Work to complete |
If a line contains "Each player receives a rebate of 53%", it is the last one to write out; begin with the first line of the records and copy each exactly.
Records supplied START
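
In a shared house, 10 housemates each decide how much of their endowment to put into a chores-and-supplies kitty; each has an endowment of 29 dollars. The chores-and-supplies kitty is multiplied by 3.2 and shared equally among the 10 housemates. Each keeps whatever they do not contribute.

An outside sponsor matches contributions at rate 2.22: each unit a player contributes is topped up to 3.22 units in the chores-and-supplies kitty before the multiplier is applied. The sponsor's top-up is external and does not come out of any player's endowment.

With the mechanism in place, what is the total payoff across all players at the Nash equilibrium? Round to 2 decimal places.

2988.16 dollars

With the mechanism, a contributed unit returns 3.2 × 3.22 / 10 = 1.0304 per unit of net cost to the contributor — now above 1 — so contributing fully is weakly dominant for every player.
At the Nash equilibrium everyone contributes 29. Group total payoff = 3.2 × 3.22 × 290 = 2988.16.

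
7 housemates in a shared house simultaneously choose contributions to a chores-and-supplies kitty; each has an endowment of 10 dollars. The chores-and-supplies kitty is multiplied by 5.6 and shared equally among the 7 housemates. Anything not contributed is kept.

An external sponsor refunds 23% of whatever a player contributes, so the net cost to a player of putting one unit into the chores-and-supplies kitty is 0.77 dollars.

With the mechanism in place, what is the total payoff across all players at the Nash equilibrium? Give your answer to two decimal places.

Under the mechanism each unit contributed yields (5.6/7) / 0.77 = 1.0390 back to its contributor per unit of net cost, which exceeds 1, making full contribution the dominant choice for everyone.
So the Nash equilibrium is full contribution by all 7; the group earns 7 × (10 × 0.23 + 5.6 × 10) = 408.10.

408.10 dollars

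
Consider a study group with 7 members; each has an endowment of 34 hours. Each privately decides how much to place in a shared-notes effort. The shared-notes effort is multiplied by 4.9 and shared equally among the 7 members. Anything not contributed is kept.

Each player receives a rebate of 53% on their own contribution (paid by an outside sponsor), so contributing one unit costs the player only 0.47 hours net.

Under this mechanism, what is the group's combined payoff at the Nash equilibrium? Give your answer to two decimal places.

1292.34 hours

Under the mechanism each unit contributed yields (4.9/7) / 0.47 = 1.4894 back to its contributor per unit of net cost, which exceeds 1, making full contribution the dominant choice for everyone.
So the Nash equilibrium is full contribution by all 7; the group earns 7 × (34 × 0.53 + 4.9 × 34) = 1292.34.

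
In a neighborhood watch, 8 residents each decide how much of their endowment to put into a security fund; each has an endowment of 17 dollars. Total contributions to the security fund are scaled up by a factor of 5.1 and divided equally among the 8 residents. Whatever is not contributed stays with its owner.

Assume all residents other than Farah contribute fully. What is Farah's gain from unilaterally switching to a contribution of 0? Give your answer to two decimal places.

Switching from a contribution of 17 to 0 lets Farah keep an extra 17 dollars, but lowers the security fund by 17, which costs Farah their own share of that drop: 5.1/8 × 17 = 10.84.
Net gain = 17 − 10.84 = 6.16. The private return per contributed unit (0.6375) is below 1, so free-riding is indeed the best response regardless of what the others do.

6.16 dollars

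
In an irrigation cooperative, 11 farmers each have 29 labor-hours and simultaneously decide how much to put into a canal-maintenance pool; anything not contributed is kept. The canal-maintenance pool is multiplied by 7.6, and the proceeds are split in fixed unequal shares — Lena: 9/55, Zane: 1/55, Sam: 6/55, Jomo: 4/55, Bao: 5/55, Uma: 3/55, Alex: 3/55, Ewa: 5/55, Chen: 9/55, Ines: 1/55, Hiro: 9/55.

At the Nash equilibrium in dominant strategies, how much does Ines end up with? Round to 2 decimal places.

Player j's private return per contributed unit is 7.6 × (j's share). Contributing is weakly dominant for j when that share is at least 1/7.6 = 0.1316, and contributing 0 is dominant otherwise.
Lena, Chen and Hiro clear that bar, contributing 29 each; the remaining 8 contribute 0. Total contributed: 87.
Ines keeps 29 and receives 7.6 × 87 × 1/55 = 12.02 from the canal-maintenance pool, for a payoff of 41.02.

41.02 labor-hours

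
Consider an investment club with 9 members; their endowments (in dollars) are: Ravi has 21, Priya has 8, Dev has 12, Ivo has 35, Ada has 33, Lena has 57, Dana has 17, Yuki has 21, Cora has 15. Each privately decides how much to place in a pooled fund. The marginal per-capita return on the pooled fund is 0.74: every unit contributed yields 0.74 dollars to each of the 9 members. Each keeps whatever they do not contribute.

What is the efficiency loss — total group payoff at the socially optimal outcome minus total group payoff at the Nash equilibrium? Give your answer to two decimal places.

1239.54 dollars

The private return per contributed unit is 0.74 < 1 for everyone, so the Nash equilibrium is zero contribution and the group total is Σ E_j = 21 + 8 + 12 + 35 + 33 + 57 + 17 + 21 + 15 = 219.
Each contributed unit returns 6.660 to the group, so the social optimum is full contribution by everyone: group total = 6.660 × 219 = 1458.54.
Efficiency loss = (6.660 − 1) × 219 = 1239.54.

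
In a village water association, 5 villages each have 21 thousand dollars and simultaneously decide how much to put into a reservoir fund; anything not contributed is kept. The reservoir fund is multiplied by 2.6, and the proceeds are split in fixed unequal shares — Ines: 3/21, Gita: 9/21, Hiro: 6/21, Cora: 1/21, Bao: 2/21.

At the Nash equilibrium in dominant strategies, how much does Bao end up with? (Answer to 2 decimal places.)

For player j, contributing a unit is worthwhile iff 2.6 × (j's share) ≥ 1, i.e. iff j's share is at least 0.3846.
Only Gita (9/21) clears that bar, contributing 21; the remaining 4 contribute 0. Total contributed: 21.
Bao keeps 21 and receives 2.6 × 21 × 2/21 = 5.20 from the reservoir fund, for a payoff of 26.20.

26.20 thousand dollars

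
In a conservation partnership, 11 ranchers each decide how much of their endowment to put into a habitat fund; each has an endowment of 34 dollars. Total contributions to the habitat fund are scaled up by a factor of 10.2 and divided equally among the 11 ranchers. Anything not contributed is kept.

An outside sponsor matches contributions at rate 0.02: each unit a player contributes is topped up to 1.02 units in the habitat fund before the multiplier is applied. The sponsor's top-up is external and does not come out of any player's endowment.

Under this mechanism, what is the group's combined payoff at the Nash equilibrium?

374.00 dollars

Even with the mechanism, each unit contributed returns only 10.2 × 1.02 / 11 = 0.9458 per unit of net cost, so contributing nothing is still dominant.
Everyone keeps their endowment and the group total is 11 × 34 = 374.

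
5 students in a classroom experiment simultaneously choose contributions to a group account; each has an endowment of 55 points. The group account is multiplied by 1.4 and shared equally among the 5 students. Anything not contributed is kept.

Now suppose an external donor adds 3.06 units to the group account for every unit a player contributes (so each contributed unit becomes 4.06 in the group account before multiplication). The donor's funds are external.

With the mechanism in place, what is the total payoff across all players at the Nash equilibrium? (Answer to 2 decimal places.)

Under the mechanism each unit contributed yields 1.4 × 4.06 / 5 = 1.1368 back to its contributor per unit of net cost, which exceeds 1, making full contribution the dominant choice for everyone.
So the Nash equilibrium is full contribution by all 5; the group earns 1.4 × 4.06 × 275 = 1563.10.

1563.10 points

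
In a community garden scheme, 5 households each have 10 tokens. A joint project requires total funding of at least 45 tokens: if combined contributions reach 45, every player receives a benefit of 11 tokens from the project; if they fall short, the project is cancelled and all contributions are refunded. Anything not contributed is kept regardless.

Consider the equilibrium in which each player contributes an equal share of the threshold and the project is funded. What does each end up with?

Equal share of the threshold: 45/5 = 9.
At this profile no one gains by cutting their contribution: any cut drops the total below 45, the project is cancelled, contributions are refunded, and the deviator ends with 10, which is less than 10 − 9 + 11 = 12. Contributing more than 9 just wastes the excess. So contributing exactly 9 is a best response.
Each player's payoff: 10 − 9 + 11 = 12.

12 tokens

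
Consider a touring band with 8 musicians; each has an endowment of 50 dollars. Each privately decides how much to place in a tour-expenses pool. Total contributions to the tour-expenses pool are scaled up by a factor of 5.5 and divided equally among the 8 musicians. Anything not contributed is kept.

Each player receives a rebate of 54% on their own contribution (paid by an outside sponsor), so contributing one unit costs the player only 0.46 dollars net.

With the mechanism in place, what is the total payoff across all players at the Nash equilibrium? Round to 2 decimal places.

Under the mechanism each unit contributed yields (5.5/8) / 0.46 = 1.4946 back to its contributor per unit of net cost, which exceeds 1, making full contribution the dominant choice for everyone.
At the Nash equilibrium everyone contributes 50. Group total payoff = 8 × (50 × 0.54 + 5.5 × 50) = 2416.00.

2416.00 dollars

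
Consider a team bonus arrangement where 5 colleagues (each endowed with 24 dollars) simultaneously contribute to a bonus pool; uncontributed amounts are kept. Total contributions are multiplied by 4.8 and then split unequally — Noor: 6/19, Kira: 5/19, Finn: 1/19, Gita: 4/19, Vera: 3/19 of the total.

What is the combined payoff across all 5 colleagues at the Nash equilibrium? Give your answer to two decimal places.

393.60 dollars

For player j, contributing a unit is worthwhile iff 4.8 × (j's share) ≥ 1, i.e. iff j's share is at least 0.2083.
Noor, Kira and Gita clear that bar, contributing 24 each; the remaining 2 contribute 0. Total contributed: 72.
The bonus pool pays out 4.8 × 72 = 345.60 in total (split across the unequal shares, but the aggregate is all that matters for the group sum).
The 2 free-riders keep 24 each, adding 48. Group total = 48 + 345.60 = 393.60.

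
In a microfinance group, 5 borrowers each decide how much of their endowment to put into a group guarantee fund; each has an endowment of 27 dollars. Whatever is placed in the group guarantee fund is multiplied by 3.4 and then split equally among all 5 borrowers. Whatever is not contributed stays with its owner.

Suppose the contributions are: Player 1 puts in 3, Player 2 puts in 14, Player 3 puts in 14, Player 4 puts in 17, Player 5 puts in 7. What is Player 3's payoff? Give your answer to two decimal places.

50.40 dollars

Total contributed: 3 + 14 + 14 + 17 + 7 = 55.
Each receives 3.4 × 55 / 5 = 37.40 from the group guarantee fund.
Player 3 keeps 27 − 14 = 13, so Player 3's payoff is 13 + 37.40 = 50.40.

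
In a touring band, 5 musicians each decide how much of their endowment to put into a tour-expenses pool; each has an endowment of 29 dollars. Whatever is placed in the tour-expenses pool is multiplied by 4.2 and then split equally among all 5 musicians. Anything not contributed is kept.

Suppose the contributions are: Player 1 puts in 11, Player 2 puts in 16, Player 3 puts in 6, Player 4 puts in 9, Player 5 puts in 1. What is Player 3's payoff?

Total contributed: 11 + 16 + 6 + 9 + 1 = 43.
Each receives 4.2 × 43 / 5 = 36.12 from the tour-expenses pool.
Player 3 keeps 29 − 6 = 23, so Player 3's payoff is 23 + 36.12 = 59.12.

59.12 dollars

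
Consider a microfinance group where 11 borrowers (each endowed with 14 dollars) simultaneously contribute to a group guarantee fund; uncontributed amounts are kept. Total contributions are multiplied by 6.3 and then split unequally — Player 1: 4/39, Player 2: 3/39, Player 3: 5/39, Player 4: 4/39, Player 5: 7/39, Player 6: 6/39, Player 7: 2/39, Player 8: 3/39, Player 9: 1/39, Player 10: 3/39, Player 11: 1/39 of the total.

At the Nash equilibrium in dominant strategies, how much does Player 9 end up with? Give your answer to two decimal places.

16.26 dollars

Each unit j contributes comes back to j as 6.3 × (j's share), so j prefers to contribute only if that share exceeds 1/6.3 = 0.1587; otherwise keeping the unit dominates.
Only Player 5 (7/39) clears that bar, contributing 14; the remaining 10 contribute 0. Total contributed: 14.
Player 9 keeps 14 and receives 6.3 × 14 × 1/39 = 2.26 from the group guarantee fund, for a payoff of 16.26.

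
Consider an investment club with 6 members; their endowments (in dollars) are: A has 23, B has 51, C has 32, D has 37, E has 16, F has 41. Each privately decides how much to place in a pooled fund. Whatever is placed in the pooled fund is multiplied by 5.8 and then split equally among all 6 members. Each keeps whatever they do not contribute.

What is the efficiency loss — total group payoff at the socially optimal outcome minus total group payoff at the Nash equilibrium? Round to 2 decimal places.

960.00 dollars

The private return per contributed unit is 5.8/6 = 0.9667 < 1 for every player regardless of endowment, so the Nash equilibrium is zero contribution and the group total is Σ E_j = 23 + 51 + 32 + 37 + 16 + 41 = 200.
Each contributed unit returns 5.800 to the group, so the social optimum is full contribution by everyone: group total = 5.800 × 200 = 1160.00.
Efficiency loss = (5.800 − 1) × 200 = 960.00.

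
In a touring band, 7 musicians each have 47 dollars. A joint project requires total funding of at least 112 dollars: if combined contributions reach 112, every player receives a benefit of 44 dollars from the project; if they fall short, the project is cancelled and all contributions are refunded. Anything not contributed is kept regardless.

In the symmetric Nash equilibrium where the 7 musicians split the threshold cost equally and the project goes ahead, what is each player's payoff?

Equal share of the threshold: 112/7 = 16.
At this profile no one gains by cutting their contribution: any cut drops the total below 112, the project is cancelled, contributions are refunded, and the deviator ends with 47, which is less than 47 − 16 + 44 = 75. Contributing more than 16 just wastes the excess. So contributing exactly 16 is a best response.
Each player's payoff: 47 − 16 + 44 = 75.

75 dollars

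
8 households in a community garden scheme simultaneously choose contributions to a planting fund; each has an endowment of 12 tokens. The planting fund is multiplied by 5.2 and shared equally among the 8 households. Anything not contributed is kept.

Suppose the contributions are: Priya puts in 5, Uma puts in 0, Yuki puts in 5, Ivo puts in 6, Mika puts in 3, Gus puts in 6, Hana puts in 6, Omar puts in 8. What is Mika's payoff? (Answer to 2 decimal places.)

Total contributed: 5 + 0 + 5 + 6 + 3 + 6 + 6 + 8 = 39.
Each receives 5.2 × 39 / 8 = 25.35 from the planting fund.
Mika keeps 12 − 3 = 9, so Mika's payoff is 9 + 25.35 = 34.35.

34.35 tokens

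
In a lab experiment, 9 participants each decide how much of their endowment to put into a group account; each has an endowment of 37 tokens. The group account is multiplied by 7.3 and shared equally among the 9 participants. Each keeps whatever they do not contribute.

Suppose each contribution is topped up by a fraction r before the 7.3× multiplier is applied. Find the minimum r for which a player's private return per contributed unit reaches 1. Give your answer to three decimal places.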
Records supplied END
Result for this task |
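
In a shared house, 10 housemates each decide how much of their endowment to put into a chores-and-supplies kitty; each has an endowment of 29 dollars. The chores-and-supplies kitty is multiplied by 3.2 and shared equally among the 10 housemates. Each keeps whatever they do not contribute.

An outside sponsor matches contributions at rate 2.22: each unit a player contributes is topped up to 3.22 units in the chores-and-supplies kitty before the multiplier is applied. The sponsor's top-up is external and does not come out of any player's endowment.

With the mechanism in place, what is the total payoff across all players at the Nash equilibrium? Round to 2 decimal places.

2988.16 dollars

With the mechanism, a contributed unit returns 3.2 × 3.22 / 10 = 1.0304 per unit of net cost to the contributor — now above 1 — so contributing fully is weakly dominant for every player.
At the Nash equilibrium everyone contributes 29. Group total payoff = 3.2 × 3.22 × 290 = 2988.16.

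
7 housemates in a shared house simultaneously choose contributions to a chores-and-supplies kitty; each has an endowment of 10 dollars. The chores-and-supplies kitty is multiplied by 5.6 and shared equally among the 7 housemates. Anything not contributed is kept.

An external sponsor refunds 23% of whatever a player contributes, so the net cost to a player of putting one unit into the chores-and-supplies kitty is 0.77 dollars.

With the mechanism in place, what is the total payoff across all players at the Nash equilibrium? Give your answer to two decimal places.

Under the mechanism each unit contributed yields (5.6/7) / 0.77 = 1.0390 back to its contributor per unit of net cost, which exceeds 1, making full contribution the dominant choice for everyone.
So the Nash equilibrium is full contribution by all 7; the group earns 7 × (10 × 0.23 + 5.6 × 10) = 408.10.

408.10 dollars

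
Consider a study group with 7 members; each has an endowment of 34 hours. Each privately decides how much to place in a shared-notes effort. The shared-notes effort is multiplied by 4.9 and shared equally among the 7 members. Anything not contributed is kept.

Each player receives a rebate of 53% on their own contribution (paid by an outside sponsor), so contributing one unit costs the player only 0.47 hours net.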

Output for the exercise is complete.